◆ MATERIAL SHOWN ◆
%%

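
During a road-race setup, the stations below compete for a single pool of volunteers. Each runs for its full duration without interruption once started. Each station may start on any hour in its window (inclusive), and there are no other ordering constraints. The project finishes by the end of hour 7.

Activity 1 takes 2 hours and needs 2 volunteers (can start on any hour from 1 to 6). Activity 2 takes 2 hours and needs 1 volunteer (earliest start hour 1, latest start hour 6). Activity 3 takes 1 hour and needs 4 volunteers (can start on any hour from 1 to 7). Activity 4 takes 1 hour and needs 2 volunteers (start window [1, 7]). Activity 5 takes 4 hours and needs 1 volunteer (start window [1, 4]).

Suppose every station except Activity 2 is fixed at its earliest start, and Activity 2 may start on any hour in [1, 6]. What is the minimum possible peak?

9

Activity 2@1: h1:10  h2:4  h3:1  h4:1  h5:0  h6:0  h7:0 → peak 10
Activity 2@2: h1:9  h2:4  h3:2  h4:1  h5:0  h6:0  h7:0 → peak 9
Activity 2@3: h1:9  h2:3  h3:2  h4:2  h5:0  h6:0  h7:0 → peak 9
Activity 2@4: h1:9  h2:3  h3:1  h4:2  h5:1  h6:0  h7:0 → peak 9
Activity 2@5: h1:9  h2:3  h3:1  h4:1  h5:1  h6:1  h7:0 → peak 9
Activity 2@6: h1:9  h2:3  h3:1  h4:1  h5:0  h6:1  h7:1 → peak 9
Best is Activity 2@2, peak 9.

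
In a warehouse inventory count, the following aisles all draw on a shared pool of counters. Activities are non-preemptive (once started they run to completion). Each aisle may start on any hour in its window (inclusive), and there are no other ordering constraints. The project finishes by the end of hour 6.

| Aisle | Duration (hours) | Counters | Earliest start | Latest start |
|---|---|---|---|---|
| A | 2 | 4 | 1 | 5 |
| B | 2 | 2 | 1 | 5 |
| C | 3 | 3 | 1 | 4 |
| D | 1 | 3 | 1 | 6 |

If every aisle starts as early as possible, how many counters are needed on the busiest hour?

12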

%%

Output exactly, and only, the lines running from the one that contains "If every aisle" through the last line of the entries above.

◆ WRITTEN ANSWER ◆
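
If every aisle starts as early as possible, how many counters are needed on the busiest hour?

12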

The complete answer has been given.